:: Provided entries

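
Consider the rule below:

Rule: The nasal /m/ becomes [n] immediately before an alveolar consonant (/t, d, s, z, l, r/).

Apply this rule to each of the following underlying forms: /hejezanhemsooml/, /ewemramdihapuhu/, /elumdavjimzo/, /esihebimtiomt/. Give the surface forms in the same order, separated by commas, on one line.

hejezanhensoonl, ewenrandihapuhu, elundavjinzo, esihebintiont

/hejezanhemsooml/: /m/ precedes the alveolar consonant /s/, so it assimilates in place to [n]. /m/ precedes the alveolar consonant /l/, so it assimilates in place to [n]. → [hejezanhensoonl].
/ewemramdihapuhu/: /m/ precedes the alveolar consonant /r/, so it assimilates in place to [n]. /m/ precedes the alveolar consonant /d/, so it assimilates in place to [n]. → [ewenrandihapuhu].
/elumdavjimzo/: /m/ precedes the alveolar consonant /d/, so it assimilates in place to [n]. /m/ precedes the alveolar consonant /z/, so it assimilates in place to [n]. → [elundavjinzo].
/esihebimtiomt/: /m/ precedes the alveolar consonant /t/, so it assimilates in place to [n]. /m/ precedes the alveolar consonant /t/, so it assimilates in place to [n]. → [esihebintiont].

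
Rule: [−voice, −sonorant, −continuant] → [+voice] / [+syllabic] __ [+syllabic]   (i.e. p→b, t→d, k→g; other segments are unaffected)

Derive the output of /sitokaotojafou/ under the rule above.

/t/ is a voiceless stop between vowels /i/ and /o/, so it voices to [d].
/k/ is a voiceless stop between vowels /o/ and /a/, so it voices to [g].
/t/ is a voiceless stop between vowels /o/ and /o/, so it voices to [d].
Surface form: [sidogaodojafou].

sidogaodojafou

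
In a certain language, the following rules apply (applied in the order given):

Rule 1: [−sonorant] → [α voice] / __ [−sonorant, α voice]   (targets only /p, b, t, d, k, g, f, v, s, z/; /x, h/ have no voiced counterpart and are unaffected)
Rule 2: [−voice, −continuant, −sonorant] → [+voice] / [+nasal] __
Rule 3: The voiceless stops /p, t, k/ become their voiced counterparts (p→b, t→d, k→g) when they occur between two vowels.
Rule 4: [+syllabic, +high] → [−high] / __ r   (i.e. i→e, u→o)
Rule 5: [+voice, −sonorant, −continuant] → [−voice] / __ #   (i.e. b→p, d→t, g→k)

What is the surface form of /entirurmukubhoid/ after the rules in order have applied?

Rule 1 (regressive voicing assimilation): /b/ precedes the voiceless obstruent /h/, so it devoices to [p] by assimilation. /entirurmukubhoid/ → entirurmukuphoid.
Rule 2 (post-nasal voicing): /t/ is a voiceless stop immediately after the nasal /n/, so it voices to [d]. /entirurmukuphoid/ → endirurmukuphoid.
Rule 3 (intervocalic voicing): /k/ is a voiceless stop between vowels /u/ and /u/, so it voices to [g]. /endirurmukuphoid/ → endirurmuguphoid.
Rule 4 (pre-rhotic lowering): /i/ is a high vowel immediately before /r/, so it lowers to [e]. /u/ is a high vowel immediately before /r/, so it lowers to [o]. /endirurmuguphoid/ → enderormuguphoid.
Rule 5 (final devoicing): /d/ is a voiced stop in word-final position, so it devoices to [t]. /enderormuguphoid/ → enderormuguphoit.

enderormuguphoit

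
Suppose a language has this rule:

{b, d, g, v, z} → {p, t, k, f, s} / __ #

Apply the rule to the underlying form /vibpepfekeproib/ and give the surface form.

vibpepfekeproip

Scanning /vibpepfekeproib/: /v/ at position 1 is not in the conditioning environment; /b/ at position 3 is not in the conditioning environment; /b/ is a voiced obstruent in word-final position, so it devoices to [p].
Result: [vibpepfekeproip].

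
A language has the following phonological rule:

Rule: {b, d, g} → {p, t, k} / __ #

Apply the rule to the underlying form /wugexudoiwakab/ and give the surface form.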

::::

Task: Transcribe the entries above so that nothing in them differs from the original.

Final answer:
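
Consider the rule below:

Rule: The nasal /m/ becomes [n] immediately before an alveolar consonant (/t, d, s, z, l, r/).

Apply this rule to each of the following underlying forms: /hejezanhemsooml/, /ewemramdihapuhu/, /elumdavjimzo/, /esihebimtiomt/. Give the surface forms in the same order, separated by commas, on one line.

hejezanhensoonl, ewenrandihapuhu, elundavjinzo, esihebintiont

/hejezanhemsooml/: /m/ precedes the alveolar consonant /s/, so it assimilates in place to [n]. /m/ precedes the alveolar consonant /l/, so it assimilates in place to [n]. → [hejezanhensoonl].
/ewemramdihapuhu/: /m/ precedes the alveolar consonant /r/, so it assimilates in place to [n]. /m/ precedes the alveolar consonant /d/, so it assimilates in place to [n]. → [ewenrandihapuhu].
/elumdavjimzo/: /m/ precedes the alveolar consonant /d/, so it assimilates in place to [n]. /m/ precedes the alveolar consonant /z/, so it assimilates in place to [n]. → [elundavjinzo].
/esihebimtiomt/: /m/ precedes the alveolar consonant /t/, so it assimilates in place to [n]. /m/ precedes the alveolar consonant /t/, so it assimilates in place to [n]. → [esihebintiont].

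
Rule: [−voice, −sonorant, −continuant] → [+voice] / [+syllabic] __ [+syllabic]   (i.e. p→b, t→d, k→g; other segments are unaffected)

Derive the output of /sitokaotojafou/ under the rule above.

/t/ is a voiceless stop between vowels /i/ and /o/, so it voices to [d].
/k/ is a voiceless stop between vowels /o/ and /a/, so it voices to [g].
/t/ is a voiceless stop between vowels /o/ and /o/, so it voices to [d].
Surface form: [sidogaodojafou].

sidogaodojafou

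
In a certain language, the following rules apply (applied in the order given):

Rule 1: [−sonorant] → [α voice] / __ [−sonorant, α voice]   (targets only /p, b, t, d, k, g, f, v, s, z/; /x, h/ have no voiced counterpart and are unaffected)
Rule 2: [−voice, −continuant, −sonorant] → [+voice] / [+nasal] __
Rule 3: The voiceless stops /p, t, k/ become their voiced counterparts (p→b, t→d, k→g) when they occur between two vowels.
Rule 4: [+syllabic, +high] → [−high] / __ r   (i.e. i→e, u→o)
Rule 5: [+voice, −sonorant, −continuant] → [−voice] / __ #   (i.e. b→p, d→t, g→k)

What is the surface form of /entirurmukubhoid/ after the rules in order have applied?

Rule 1 (regressive voicing assimilation): /b/ precedes the voiceless obstruent /h/, so it devoices to [p] by assimilation. /entirurmukubhoid/ → entirurmukuphoid.
Rule 2 (post-nasal voicing): /t/ is a voiceless stop immediately after the nasal /n/, so it voices to [d]. /entirurmukuphoid/ → endirurmukuphoid.
Rule 3 (intervocalic voicing): /k/ is a voiceless stop between vowels /u/ and /u/, so it voices to [g]. /endirurmukuphoid/ → endirurmuguphoid.
Rule 4 (pre-rhotic lowering): /i/ is a high vowel immediately before /r/, so it lowers to [e]. /u/ is a high vowel immediately before /r/, so it lowers to [o]. /endirurmuguphoid/ → enderormuguphoid.
Rule 5 (final devoicing): /d/ is a voiced stop in word-final position, so it devoices to [t]. /enderormuguphoid/ → enderormuguphoit.

enderormuguphoit

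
Suppose a language has this rule:

{b, d, g, v, z} → {p, t, k, f, s} / __ #

Apply the rule to the underlying form /vibpepfekeproib/ and give the surface form.

vibpepfekeproip

Scanning /vibpepfekeproib/: /v/ at position 1 is not in the conditioning environment; /b/ at position 3 is not in the conditioning environment; /b/ is a voiced obstruent in word-final position, so it devoices to [p].
Result: [vibpepfekeproip].

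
A language has the following phonological rule:

Rule: {b, d, g} → {p, t, k} / __ #

Apply the rule to the underlying form /wugexudoiwakab/ and give the surface form.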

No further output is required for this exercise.